Take the records below and write them out again exactly.

__________________________________________________

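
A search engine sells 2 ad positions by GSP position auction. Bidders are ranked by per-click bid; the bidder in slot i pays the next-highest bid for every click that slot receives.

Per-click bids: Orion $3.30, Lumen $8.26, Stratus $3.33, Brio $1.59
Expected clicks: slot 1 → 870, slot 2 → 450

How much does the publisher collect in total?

Total revenue: $4382.10

Per-click bids in order: $8.26 (Lumen) > $3.33 (Stratus) > $3.30 (Orion) > …
Slot 1: Lumen pays $3.33 × 870 = $2897.10
Slot 2: Stratus pays $3.30 × 450 = $1485.00
Total = $4382.10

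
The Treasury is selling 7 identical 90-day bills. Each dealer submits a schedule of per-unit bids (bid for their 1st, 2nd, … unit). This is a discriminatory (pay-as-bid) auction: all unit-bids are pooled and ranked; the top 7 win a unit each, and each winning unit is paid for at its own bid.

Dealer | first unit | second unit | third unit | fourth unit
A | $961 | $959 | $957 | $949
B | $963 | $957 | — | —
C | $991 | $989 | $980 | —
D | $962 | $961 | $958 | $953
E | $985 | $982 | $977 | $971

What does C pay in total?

Merging the schedules and taking the best 7: 991 (C-1), 989 (C-2), 985 (E-1), 982 (E-2), 980 (C-3), 977 (E-3), 971 (E-4)
Next rejected bid: $963 (not a price — pay-as-bid).
C's winning unit-bids: 991 + 989 + 980 = $2,960.

C pays $2,960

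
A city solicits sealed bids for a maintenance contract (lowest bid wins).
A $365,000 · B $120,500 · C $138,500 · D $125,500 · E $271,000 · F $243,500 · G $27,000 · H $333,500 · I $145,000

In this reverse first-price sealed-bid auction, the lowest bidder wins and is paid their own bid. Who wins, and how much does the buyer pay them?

G is paid $27,000

Rule: the lowest bidder wins and is paid their own bid.
Bids ranked: 27,000 (G) < 120,500 (B) < 125,500 (D) < 138,500 (C) < 145,000 (I) < 243,500 (F) < …
First-price: G is paid what they bid, $27,000.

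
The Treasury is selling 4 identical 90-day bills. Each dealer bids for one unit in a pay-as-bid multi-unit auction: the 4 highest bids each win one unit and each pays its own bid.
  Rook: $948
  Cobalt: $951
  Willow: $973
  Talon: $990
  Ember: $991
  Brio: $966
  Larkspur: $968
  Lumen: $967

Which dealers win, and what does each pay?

Ordering the bids: 991 (Ember), 990 (Talon), 973 (Willow), 968 (Larkspur), 967 (Lumen), 966 (Brio), …
Top 4: Ember, Talon, Willow, Larkspur.
Each winner pays its own bid: Ember $991, Talon $990, Willow $973, Larkspur $968.

Ember $991, Talon $990, Willow $973, Larkspur $968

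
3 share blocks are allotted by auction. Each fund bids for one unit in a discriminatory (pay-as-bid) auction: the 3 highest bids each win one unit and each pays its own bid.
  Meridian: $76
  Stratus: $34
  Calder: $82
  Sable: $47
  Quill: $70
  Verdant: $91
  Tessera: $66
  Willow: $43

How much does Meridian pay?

Meridian pays $76

Bids ranked high→low: 91 (Verdant), 82 (Calder), 76 (Meridian), 70 (Quill), 66 (Tessera), …
Winners (3 units): Verdant, Calder, Meridian.
Meridian wins → own bid $76.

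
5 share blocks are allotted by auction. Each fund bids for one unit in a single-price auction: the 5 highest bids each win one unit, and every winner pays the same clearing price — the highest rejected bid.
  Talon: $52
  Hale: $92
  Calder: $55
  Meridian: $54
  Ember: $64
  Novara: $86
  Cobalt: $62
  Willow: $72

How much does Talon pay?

Bids ranked high→low: 92 (Hale), 86 (Novara), 72 (Willow), 64 (Ember), 62 (Cobalt), 55 (Calder), 54 (Meridian), …
Top 5: Hale, Novara, Willow, Ember, Cobalt.
First losing bid is Calder's $55, which sets the uniform price.
Talon does not win → pays $0.

Talon pays $0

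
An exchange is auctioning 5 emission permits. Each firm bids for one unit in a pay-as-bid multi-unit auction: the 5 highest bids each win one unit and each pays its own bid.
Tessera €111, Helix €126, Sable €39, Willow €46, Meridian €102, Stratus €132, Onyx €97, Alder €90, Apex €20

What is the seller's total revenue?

Bids ranked high→low: 132 (Stratus), 126 (Helix), 111 (Tessera), 102 (Meridian), 97 (Onyx), 90 (Alder), 46 (Willow), …
Winners (5 units): Stratus, Helix, Tessera, Meridian, Onyx.
Total revenue = 132 + 126 + 111 + 102 + 97 = €568.

Total revenue: €568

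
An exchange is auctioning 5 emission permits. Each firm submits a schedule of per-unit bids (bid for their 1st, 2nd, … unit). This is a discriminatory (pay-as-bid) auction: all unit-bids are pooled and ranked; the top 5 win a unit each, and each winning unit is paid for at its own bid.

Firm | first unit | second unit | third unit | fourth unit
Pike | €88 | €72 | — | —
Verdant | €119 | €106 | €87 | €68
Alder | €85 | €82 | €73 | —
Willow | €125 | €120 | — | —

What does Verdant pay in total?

Verdant pays €225

All unit-bids, highest first — top 5: 125 (Willow-1), 120 (Willow-2), 119 (Verdant-1), 106 (Verdant-2), 88 (Pike-1)
Next rejected bid: €87 (not a price — pay-as-bid).
Verdant's winning unit-bids: 119 + 106 = €225.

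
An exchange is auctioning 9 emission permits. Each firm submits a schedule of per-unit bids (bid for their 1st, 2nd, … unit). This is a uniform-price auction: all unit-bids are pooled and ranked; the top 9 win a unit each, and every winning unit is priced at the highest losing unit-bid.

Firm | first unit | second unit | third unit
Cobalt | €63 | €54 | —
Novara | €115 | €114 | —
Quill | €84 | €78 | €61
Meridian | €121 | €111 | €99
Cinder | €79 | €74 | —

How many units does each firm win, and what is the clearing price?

Cinder 2, Meridian 3, Novara 2, Quill 2; clearing price €63

All unit-bids, highest first — top 9: 121 (Meridian-1), 115 (Novara-1), 114 (Novara-2), 111 (Meridian-2), 99 (Meridian-3), 84 (Quill-1), 79 (Cinder-1), 78 (Quill-2), 74 (Cinder-2)
The (k+1)-th unit-bid is €63.
Allocation: Cinder 2, Meridian 3, Novara 2, Quill 2.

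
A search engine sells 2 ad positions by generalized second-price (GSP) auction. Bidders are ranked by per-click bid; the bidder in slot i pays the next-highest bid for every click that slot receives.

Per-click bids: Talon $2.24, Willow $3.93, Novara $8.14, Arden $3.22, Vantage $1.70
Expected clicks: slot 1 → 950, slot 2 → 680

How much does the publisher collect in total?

Total revenue: $5923.10

Sorting advertisers: $8.14 (Novara) > $3.93 (Willow) > $3.22 (Arden) > …
Slot 1: Novara pays $3.93 × 950 = $3733.50
Slot 2: Willow pays $3.22 × 680 = $2189.60
Total = $5923.10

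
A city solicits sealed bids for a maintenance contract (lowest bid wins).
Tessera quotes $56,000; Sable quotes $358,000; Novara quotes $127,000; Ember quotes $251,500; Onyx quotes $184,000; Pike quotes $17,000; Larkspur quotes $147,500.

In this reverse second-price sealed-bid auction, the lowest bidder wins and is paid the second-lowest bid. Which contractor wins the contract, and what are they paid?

Bids in order: 17,000 (Pike) < 56,000 (Tessera) < 127,000 (Novara) < 147,500 (Larkspur) < 184,000 (Onyx) < 251,500 (Ember) < …
Pike is lowest; is paid the second-lowest bid, $56,000.

Pike is paid $56,000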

__________________________________________________

Answer to this task:
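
A search engine sells 2 ad positions by GSP position auction. Bidders are ranked by per-click bid; the bidder in slot i pays the next-highest bid for every click that slot receives.

Per-click bids: Orion $3.30, Lumen $8.26, Stratus $3.33, Brio $1.59
Expected clicks: slot 1 → 870, slot 2 → 450

How much does the publisher collect in total?

Total revenue: $4382.10

Per-click bids in order: $8.26 (Lumen) > $3.33 (Stratus) > $3.30 (Orion) > …
Slot 1: Lumen pays $3.33 × 870 = $2897.10
Slot 2: Stratus pays $3.30 × 450 = $1485.00
Total = $4382.10

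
The Treasury is selling 7 identical 90-day bills. Each dealer submits a schedule of per-unit bids (bid for their 1st, 2nd, … unit). This is a discriminatory (pay-as-bid) auction: all unit-bids are pooled and ranked; the top 7 win a unit each, and each winning unit is paid for at its own bid.

Dealer | first unit | second unit | third unit | fourth unit
A | $961 | $959 | $957 | $949
B | $963 | $957 | — | —
C | $991 | $989 | $980 | —
D | $962 | $961 | $958 | $953
E | $985 | $982 | $977 | $971

What does C pay in total?

Merging the schedules and taking the best 7: 991 (C-1), 989 (C-2), 985 (E-1), 982 (E-2), 980 (C-3), 977 (E-3), 971 (E-4)
Next rejected bid: $963 (not a price — pay-as-bid).
C's winning unit-bids: 991 + 989 + 980 = $2,960.

C pays $2,960

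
A city solicits sealed bids for a maintenance contract (lowest bid wins).
A $365,000 · B $120,500 · C $138,500 · D $125,500 · E $271,000 · F $243,500 · G $27,000 · H $333,500 · I $145,000

In this reverse first-price sealed-bid auction, the lowest bidder wins and is paid their own bid. Who wins, and how much does the buyer pay them?

G is paid $27,000

Rule: the lowest bidder wins and is paid their own bid.
Bids ranked: 27,000 (G) < 120,500 (B) < 125,500 (D) < 138,500 (C) < 145,000 (I) < 243,500 (F) < …
First-price: G is paid what they bid, $27,000.

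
The Treasury is selling 4 identical 90-day bills. Each dealer bids for one unit in a pay-as-bid multi-unit auction: the 4 highest bids each win one unit and each pays its own bid.
  Rook: $948
  Cobalt: $951
  Willow: $973
  Talon: $990
  Ember: $991
  Brio: $966
  Larkspur: $968
  Lumen: $967

Which dealers win, and what does each pay?

Ordering the bids: 991 (Ember), 990 (Talon), 973 (Willow), 968 (Larkspur), 967 (Lumen), 966 (Brio), …
Top 4: Ember, Talon, Willow, Larkspur.
Each winner pays its own bid: Ember $991, Talon $990, Willow $973, Larkspur $968.

Ember $991, Talon $990, Willow $973, Larkspur $968

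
3 share blocks are allotted by auction. Each fund bids for one unit in a discriminatory (pay-as-bid) auction: the 3 highest bids each win one unit and each pays its own bid.
  Meridian: $76
  Stratus: $34
  Calder: $82
  Sable: $47
  Quill: $70
  Verdant: $91
  Tessera: $66
  Willow: $43

How much does Meridian pay?

Meridian pays $76

Bids ranked high→low: 91 (Verdant), 82 (Calder), 76 (Meridian), 70 (Quill), 66 (Tessera), …
Winners (3 units): Verdant, Calder, Meridian.
Meridian wins → own bid $76.

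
5 share blocks are allotted by auction. Each fund bids for one unit in a single-price auction: the 5 highest bids each win one unit, and every winner pays the same clearing price — the highest rejected bid.
  Talon: $52
  Hale: $92
  Calder: $55
  Meridian: $54
  Ember: $64
  Novara: $86
  Cobalt: $62
  Willow: $72

How much does Talon pay?

Bids ranked high→low: 92 (Hale), 86 (Novara), 72 (Willow), 64 (Ember), 62 (Cobalt), 55 (Calder), 54 (Meridian), …
Top 5: Hale, Novara, Willow, Ember, Cobalt.
First losing bid is Calder's $55, which sets the uniform price.
Talon does not win → pays $0.

Talon pays $0

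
An exchange is auctioning 5 emission permits. Each firm bids for one unit in a pay-as-bid multi-unit auction: the 5 highest bids each win one unit and each pays its own bid.
Tessera €111, Helix €126, Sable €39, Willow €46, Meridian €102, Stratus €132, Onyx €97, Alder €90, Apex €20

What is the seller's total revenue?

Bids ranked high→low: 132 (Stratus), 126 (Helix), 111 (Tessera), 102 (Meridian), 97 (Onyx), 90 (Alder), 46 (Willow), …
Winners (5 units): Stratus, Helix, Tessera, Meridian, Onyx.
Total revenue = 132 + 126 + 111 + 102 + 97 = €568.

Total revenue: €568

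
An exchange is auctioning 5 emission permits. Each firm submits a schedule of per-unit bids (bid for their 1st, 2nd, … unit). This is a discriminatory (pay-as-bid) auction: all unit-bids are pooled and ranked; the top 5 win a unit each, and each winning unit is paid for at its own bid.

Firm | first unit | second unit | third unit | fourth unit
Pike | €88 | €72 | — | —
Verdant | €119 | €106 | €87 | €68
Alder | €85 | €82 | €73 | —
Willow | €125 | €120 | — | —

What does Verdant pay in total?

Verdant pays €225

All unit-bids, highest first — top 5: 125 (Willow-1), 120 (Willow-2), 119 (Verdant-1), 106 (Verdant-2), 88 (Pike-1)
Next rejected bid: €87 (not a price — pay-as-bid).
Verdant's winning unit-bids: 119 + 106 = €225.

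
An exchange is auctioning 9 emission permits. Each firm submits a schedule of per-unit bids (bid for their 1st, 2nd, … unit). This is a uniform-price auction: all unit-bids are pooled and ranked; the top 9 win a unit each, and every winning unit is priced at the highest losing unit-bid.

Firm | first unit | second unit | third unit
Cobalt | €63 | €54 | —
Novara | €115 | €114 | —
Quill | €84 | €78 | €61
Meridian | €121 | €111 | €99
Cinder | €79 | €74 | —

How many units does each firm win, and what is the clearing price?

Cinder 2, Meridian 3, Novara 2, Quill 2; clearing price €63

All unit-bids, highest first — top 9: 121 (Meridian-1), 115 (Novara-1), 114 (Novara-2), 111 (Meridian-2), 99 (Meridian-3), 84 (Quill-1), 79 (Cinder-1), 78 (Quill-2), 74 (Cinder-2)
The (k+1)-th unit-bid is €63.
Allocation: Cinder 2, Meridian 3, Novara 2, Quill 2.

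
A search engine sells 2 ad positions by generalized second-price (GSP) auction. Bidders are ranked by per-click bid; the bidder in slot i pays the next-highest bid for every click that slot receives.

Per-click bids: Talon $2.24, Willow $3.93, Novara $8.14, Arden $3.22, Vantage $1.70
Expected clicks: slot 1 → 950, slot 2 → 680

How much does the publisher collect in total?

Total revenue: $5923.10

Sorting advertisers: $8.14 (Novara) > $3.93 (Willow) > $3.22 (Arden) > …
Slot 1: Novara pays $3.93 × 950 = $3733.50
Slot 2: Willow pays $3.22 × 680 = $2189.60
Total = $5923.10

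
A city solicits sealed bids for a maintenance contract (lowest bid wins).
Tessera quotes $56,000; Sable quotes $358,000; Novara quotes $127,000; Ember quotes $251,500; Onyx quotes $184,000; Pike quotes $17,000; Larkspur quotes $147,500.

In this reverse second-price sealed-bid auction, the lowest bidder wins and is paid the second-lowest bid. Which contractor wins the contract, and what are they paid?

Bids in order: 17,000 (Pike) < 56,000 (Tessera) < 127,000 (Novara) < 147,500 (Larkspur) < 184,000 (Onyx) < 251,500 (Ember) < …
Pike is lowest; is paid the second-lowest bid, $56,000.

Pike is paid $56,000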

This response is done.